> EXERCISE PROMPT
Quote exactly and only this range of lines in the data below: the line that holds "A compound contains 40.49%" to the line that holds "A chemist analyzed an unknown substance and found 75.45%", both included.
--------------------------------
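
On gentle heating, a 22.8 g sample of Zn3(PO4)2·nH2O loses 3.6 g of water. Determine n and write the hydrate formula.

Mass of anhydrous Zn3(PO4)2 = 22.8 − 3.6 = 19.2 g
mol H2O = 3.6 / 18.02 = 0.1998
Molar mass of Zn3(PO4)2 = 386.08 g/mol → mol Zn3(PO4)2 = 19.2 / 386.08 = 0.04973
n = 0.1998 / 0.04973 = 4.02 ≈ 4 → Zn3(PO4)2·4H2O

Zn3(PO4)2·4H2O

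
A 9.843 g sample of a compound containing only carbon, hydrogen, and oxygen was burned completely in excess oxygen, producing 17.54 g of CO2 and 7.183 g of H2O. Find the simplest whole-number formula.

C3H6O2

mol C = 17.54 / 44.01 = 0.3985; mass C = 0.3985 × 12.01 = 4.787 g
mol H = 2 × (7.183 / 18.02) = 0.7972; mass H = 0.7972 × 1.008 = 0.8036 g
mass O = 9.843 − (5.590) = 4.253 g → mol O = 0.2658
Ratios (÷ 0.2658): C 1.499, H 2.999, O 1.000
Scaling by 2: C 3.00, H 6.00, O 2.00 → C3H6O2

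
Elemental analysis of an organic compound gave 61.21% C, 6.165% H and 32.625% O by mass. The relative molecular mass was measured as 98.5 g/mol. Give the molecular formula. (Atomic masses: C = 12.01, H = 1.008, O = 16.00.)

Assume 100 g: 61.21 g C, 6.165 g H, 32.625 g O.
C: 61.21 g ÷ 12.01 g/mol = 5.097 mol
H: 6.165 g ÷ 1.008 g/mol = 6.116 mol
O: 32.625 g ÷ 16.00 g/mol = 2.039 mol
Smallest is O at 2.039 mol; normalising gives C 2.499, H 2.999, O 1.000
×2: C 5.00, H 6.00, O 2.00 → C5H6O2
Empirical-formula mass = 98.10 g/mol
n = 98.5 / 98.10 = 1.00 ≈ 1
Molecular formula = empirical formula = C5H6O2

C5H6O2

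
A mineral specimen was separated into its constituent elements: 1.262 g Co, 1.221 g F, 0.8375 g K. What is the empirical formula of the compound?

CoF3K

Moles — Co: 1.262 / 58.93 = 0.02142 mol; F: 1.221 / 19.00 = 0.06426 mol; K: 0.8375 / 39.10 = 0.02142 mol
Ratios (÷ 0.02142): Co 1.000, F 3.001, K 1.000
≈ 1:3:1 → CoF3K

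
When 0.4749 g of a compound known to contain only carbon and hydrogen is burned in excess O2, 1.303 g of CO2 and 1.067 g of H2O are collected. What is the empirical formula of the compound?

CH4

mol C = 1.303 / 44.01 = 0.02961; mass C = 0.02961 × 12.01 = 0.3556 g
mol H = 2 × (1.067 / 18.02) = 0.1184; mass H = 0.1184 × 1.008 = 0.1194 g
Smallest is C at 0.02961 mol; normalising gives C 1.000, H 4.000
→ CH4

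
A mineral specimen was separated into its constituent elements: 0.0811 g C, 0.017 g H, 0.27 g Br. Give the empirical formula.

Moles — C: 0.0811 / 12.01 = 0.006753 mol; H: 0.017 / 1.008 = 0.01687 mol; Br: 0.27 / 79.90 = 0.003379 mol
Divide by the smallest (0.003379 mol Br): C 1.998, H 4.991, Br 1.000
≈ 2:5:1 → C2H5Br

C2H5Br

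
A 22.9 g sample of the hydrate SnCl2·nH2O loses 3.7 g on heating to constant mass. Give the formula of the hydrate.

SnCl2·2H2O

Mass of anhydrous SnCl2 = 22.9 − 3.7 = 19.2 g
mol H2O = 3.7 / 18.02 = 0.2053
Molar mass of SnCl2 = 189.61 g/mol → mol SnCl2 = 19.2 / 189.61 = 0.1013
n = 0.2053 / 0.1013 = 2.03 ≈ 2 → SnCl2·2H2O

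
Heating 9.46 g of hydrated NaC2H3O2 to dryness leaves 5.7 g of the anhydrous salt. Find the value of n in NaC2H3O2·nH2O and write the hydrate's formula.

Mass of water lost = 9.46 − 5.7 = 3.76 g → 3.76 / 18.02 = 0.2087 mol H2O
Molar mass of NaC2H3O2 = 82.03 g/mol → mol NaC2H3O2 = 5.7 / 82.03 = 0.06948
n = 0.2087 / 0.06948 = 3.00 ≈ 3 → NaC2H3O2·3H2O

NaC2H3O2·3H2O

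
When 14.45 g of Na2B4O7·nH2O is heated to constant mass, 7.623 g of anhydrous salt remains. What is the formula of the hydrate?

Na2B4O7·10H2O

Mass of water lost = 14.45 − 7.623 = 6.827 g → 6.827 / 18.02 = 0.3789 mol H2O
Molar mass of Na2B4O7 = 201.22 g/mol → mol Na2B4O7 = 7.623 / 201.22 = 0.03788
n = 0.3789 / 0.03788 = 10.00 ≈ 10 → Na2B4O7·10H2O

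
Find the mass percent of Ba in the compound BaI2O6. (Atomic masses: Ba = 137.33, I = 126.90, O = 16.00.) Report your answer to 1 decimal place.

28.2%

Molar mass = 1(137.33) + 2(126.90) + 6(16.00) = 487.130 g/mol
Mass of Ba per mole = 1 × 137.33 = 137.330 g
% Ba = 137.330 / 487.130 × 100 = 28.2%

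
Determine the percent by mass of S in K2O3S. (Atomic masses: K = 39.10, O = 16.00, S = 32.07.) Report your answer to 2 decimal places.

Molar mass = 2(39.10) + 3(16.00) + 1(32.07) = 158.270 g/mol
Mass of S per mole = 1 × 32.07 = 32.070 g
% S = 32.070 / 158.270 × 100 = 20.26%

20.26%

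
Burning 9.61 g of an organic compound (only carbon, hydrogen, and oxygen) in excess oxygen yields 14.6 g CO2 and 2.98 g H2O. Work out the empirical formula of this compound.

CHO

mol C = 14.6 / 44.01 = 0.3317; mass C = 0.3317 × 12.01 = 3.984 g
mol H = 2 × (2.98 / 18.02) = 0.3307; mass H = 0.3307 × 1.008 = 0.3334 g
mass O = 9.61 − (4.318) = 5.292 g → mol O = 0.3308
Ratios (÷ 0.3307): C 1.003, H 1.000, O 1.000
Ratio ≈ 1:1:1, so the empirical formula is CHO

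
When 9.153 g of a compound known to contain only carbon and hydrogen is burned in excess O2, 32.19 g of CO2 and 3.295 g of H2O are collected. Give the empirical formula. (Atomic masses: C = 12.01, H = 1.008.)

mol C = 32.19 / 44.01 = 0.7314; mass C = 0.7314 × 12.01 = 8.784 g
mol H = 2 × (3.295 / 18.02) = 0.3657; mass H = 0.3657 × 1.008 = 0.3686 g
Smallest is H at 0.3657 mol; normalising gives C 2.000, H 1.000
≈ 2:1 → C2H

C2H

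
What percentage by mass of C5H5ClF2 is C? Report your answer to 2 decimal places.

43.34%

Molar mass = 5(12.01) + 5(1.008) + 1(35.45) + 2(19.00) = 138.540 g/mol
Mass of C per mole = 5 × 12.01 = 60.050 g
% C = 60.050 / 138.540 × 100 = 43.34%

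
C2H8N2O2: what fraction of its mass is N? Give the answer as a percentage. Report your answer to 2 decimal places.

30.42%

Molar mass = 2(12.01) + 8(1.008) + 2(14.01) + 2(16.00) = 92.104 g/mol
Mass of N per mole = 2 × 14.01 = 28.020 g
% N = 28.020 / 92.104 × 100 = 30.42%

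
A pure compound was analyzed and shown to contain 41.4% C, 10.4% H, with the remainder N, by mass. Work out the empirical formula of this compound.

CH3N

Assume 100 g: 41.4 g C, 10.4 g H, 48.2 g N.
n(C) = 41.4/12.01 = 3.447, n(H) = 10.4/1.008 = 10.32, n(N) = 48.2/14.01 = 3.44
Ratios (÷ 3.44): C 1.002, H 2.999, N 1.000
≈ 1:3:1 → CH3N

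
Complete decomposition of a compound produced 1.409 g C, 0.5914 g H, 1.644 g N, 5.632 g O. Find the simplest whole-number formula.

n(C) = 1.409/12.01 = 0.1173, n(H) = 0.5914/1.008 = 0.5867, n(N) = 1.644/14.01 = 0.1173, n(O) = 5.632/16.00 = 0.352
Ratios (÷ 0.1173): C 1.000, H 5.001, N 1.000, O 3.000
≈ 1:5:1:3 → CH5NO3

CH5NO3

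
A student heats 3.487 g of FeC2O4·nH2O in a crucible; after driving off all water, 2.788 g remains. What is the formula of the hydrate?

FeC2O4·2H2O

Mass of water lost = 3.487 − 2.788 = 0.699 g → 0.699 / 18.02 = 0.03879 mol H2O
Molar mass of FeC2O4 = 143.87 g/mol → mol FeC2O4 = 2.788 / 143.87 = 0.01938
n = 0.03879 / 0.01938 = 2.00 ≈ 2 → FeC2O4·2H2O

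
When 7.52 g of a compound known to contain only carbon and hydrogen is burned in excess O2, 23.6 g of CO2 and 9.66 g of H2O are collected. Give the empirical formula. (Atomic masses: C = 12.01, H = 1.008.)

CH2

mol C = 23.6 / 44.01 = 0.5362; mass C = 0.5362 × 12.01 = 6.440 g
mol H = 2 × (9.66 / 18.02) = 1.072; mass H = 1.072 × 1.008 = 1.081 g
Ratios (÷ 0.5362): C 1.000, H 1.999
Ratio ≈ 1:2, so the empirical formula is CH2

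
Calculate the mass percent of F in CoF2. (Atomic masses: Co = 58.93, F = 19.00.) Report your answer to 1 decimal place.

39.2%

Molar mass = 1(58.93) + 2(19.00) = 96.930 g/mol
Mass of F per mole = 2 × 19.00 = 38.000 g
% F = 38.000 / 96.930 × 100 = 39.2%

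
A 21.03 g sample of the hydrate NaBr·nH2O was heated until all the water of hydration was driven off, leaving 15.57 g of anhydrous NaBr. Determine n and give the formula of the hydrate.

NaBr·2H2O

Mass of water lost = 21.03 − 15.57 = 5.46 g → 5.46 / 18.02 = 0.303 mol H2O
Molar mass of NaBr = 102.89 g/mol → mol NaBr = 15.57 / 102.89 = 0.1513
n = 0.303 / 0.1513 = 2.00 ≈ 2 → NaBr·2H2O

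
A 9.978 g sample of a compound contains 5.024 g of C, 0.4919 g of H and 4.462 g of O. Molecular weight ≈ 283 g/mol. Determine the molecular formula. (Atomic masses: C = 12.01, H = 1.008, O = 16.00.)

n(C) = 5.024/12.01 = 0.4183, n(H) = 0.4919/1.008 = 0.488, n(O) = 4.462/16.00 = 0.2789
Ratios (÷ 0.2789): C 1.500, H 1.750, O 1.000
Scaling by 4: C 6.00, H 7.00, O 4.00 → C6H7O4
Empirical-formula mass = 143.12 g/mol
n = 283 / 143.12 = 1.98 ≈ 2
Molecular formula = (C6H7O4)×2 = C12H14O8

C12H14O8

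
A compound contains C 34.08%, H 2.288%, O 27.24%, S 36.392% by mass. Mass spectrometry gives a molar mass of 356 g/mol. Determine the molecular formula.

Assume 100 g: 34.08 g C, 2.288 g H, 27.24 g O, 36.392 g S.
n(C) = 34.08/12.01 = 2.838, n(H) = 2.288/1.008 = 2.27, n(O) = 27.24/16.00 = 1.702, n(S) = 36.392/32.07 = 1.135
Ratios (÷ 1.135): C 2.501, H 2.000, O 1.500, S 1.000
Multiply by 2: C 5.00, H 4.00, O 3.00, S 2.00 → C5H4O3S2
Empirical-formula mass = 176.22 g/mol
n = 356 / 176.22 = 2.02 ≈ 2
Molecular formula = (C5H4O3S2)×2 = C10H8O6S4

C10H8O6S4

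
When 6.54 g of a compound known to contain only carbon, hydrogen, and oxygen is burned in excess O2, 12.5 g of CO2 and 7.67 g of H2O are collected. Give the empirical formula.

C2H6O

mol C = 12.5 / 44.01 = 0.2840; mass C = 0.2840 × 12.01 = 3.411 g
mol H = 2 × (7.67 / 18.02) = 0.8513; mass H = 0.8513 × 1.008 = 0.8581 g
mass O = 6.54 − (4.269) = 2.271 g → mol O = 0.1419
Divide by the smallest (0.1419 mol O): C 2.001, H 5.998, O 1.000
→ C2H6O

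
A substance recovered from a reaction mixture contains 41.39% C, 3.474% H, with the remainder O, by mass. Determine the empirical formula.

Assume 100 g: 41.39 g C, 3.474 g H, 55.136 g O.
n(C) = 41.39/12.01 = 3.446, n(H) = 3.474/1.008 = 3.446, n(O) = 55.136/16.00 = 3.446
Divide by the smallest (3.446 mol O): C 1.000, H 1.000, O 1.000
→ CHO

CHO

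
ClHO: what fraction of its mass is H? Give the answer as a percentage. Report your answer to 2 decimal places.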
--------------------------------
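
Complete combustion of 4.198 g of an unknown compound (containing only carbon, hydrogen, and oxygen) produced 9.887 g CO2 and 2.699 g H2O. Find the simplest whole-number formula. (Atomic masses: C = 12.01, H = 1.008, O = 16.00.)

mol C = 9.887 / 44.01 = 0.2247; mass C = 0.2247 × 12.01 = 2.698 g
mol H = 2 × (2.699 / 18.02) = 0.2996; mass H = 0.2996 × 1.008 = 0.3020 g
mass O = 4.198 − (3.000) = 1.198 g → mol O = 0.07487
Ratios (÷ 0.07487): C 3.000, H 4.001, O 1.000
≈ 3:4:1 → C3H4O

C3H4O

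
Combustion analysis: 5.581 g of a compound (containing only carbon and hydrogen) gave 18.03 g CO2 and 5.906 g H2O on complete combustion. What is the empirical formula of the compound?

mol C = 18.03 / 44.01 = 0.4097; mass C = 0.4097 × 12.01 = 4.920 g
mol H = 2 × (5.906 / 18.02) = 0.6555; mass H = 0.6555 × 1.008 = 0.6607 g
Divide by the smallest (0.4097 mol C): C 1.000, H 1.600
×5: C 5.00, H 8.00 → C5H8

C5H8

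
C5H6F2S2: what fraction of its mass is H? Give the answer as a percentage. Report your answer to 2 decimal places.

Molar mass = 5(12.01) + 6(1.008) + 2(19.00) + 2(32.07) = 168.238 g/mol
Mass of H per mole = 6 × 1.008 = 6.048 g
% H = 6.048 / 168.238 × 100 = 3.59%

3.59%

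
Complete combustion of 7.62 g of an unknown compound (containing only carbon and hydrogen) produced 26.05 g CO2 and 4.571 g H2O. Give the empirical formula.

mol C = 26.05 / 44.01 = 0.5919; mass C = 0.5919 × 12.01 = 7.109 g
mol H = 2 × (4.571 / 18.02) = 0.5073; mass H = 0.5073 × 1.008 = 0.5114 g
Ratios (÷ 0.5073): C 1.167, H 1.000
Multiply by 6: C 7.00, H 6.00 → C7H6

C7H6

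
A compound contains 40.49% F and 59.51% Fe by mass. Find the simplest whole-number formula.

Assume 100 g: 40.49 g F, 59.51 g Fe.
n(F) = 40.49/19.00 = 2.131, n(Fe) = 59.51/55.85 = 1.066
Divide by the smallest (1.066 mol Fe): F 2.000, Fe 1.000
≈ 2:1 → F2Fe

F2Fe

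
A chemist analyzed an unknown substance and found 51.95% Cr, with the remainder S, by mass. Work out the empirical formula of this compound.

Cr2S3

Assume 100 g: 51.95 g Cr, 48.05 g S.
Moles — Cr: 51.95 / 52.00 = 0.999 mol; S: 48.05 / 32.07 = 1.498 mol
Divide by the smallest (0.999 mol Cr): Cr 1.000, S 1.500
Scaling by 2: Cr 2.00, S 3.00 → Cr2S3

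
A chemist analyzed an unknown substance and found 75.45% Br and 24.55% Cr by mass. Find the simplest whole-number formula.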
--------------------------------
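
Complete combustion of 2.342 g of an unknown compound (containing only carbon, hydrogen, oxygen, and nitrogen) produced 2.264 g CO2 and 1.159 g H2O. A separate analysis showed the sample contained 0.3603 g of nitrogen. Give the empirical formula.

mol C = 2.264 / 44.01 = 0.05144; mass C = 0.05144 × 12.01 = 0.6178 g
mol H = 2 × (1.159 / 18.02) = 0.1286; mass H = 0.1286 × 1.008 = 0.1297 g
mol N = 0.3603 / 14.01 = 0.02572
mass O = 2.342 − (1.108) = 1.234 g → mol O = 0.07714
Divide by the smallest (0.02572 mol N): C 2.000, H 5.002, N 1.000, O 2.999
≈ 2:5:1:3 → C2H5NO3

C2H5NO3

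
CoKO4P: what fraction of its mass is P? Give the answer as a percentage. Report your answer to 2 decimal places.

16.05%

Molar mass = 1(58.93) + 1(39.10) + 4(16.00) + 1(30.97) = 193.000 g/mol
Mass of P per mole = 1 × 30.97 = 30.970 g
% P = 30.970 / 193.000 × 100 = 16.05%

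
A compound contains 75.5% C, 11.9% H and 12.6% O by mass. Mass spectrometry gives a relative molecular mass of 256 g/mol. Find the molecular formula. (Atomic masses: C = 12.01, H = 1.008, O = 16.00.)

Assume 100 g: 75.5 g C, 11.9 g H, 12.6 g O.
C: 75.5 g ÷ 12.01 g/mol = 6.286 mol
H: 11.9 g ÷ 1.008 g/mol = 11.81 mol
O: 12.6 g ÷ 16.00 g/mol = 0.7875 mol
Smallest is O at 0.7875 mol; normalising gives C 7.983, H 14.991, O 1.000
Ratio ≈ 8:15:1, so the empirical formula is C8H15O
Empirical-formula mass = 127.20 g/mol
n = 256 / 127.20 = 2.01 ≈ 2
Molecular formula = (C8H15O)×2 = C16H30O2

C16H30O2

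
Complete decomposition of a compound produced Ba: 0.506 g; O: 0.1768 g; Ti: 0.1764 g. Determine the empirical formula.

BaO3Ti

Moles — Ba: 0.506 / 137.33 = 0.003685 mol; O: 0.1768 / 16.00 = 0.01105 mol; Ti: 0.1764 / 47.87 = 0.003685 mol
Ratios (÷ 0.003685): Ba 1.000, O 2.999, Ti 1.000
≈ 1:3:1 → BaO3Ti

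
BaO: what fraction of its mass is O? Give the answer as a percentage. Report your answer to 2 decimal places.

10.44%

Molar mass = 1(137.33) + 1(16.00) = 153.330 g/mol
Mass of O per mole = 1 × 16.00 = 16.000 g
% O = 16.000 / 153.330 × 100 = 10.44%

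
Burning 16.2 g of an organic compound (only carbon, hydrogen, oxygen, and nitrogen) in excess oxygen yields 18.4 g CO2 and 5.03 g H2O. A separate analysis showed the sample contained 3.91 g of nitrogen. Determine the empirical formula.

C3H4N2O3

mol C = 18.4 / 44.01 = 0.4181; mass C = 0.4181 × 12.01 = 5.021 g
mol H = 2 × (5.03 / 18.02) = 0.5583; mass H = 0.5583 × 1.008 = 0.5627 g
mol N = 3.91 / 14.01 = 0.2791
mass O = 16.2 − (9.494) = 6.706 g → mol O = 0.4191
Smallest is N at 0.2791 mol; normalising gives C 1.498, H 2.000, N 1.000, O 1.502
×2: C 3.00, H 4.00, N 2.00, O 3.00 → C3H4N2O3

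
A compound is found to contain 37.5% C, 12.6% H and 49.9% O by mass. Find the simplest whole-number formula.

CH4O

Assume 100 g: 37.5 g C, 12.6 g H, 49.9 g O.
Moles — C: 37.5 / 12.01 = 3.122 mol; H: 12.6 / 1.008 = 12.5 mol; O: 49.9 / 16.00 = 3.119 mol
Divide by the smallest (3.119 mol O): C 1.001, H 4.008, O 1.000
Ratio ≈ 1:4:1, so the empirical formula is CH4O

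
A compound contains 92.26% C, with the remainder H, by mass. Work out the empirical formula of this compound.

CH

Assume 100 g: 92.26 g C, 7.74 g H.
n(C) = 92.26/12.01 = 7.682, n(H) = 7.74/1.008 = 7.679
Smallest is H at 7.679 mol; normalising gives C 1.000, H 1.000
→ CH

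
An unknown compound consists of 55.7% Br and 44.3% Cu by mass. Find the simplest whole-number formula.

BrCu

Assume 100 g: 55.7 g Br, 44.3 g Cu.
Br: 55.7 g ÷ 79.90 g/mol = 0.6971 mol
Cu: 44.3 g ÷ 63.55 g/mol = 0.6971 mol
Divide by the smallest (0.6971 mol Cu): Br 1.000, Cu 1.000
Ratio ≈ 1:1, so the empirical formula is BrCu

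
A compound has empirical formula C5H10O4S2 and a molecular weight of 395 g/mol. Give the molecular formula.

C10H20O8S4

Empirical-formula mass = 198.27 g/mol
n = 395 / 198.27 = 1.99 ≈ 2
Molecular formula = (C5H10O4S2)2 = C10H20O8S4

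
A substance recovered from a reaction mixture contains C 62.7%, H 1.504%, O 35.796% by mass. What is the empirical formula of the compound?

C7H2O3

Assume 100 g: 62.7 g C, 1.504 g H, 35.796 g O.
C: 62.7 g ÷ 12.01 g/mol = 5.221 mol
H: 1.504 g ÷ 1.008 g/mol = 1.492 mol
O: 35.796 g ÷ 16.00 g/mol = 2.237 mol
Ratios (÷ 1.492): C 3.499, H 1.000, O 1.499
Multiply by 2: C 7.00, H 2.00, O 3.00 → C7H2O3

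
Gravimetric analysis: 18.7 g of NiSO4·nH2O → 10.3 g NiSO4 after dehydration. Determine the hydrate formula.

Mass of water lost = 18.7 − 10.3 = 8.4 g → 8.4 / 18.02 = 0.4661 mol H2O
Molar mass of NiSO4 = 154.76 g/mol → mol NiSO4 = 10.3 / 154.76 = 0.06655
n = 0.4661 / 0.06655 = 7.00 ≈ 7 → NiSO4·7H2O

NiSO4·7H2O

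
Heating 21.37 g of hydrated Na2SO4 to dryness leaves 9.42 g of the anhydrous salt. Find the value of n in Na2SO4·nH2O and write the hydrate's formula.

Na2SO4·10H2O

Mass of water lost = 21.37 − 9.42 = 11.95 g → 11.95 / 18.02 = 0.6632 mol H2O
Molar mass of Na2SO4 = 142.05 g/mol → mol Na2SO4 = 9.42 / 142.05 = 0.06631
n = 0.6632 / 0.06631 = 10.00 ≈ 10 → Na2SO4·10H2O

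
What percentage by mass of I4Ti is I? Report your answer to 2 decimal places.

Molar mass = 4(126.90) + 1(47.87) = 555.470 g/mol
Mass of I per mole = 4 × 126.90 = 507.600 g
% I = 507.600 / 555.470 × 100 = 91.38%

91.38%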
--------------------------------
> TASK RESPONSE
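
A compound contains 40.49% F and 59.51% Fe by mass. Find the simplest whole-number formula.

Assume 100 g: 40.49 g F, 59.51 g Fe.
n(F) = 40.49/19.00 = 2.131, n(Fe) = 59.51/55.85 = 1.066
Divide by the smallest (1.066 mol Fe): F 2.000, Fe 1.000
≈ 2:1 → F2Fe

F2Fe

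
A chemist analyzed an unknown substance and found 51.95% Cr, with the remainder S, by mass. Work out the empirical formula of this compound.

Cr2S3

Assume 100 g: 51.95 g Cr, 48.05 g S.
Moles — Cr: 51.95 / 52.00 = 0.999 mol; S: 48.05 / 32.07 = 1.498 mol
Divide by the smallest (0.999 mol Cr): Cr 1.000, S 1.500
Scaling by 2: Cr 2.00, S 3.00 → Cr2S3

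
A chemist analyzed an unknown substance and found 75.45% Br and 24.55% Cr by mass. Find the simplest whole-number formula.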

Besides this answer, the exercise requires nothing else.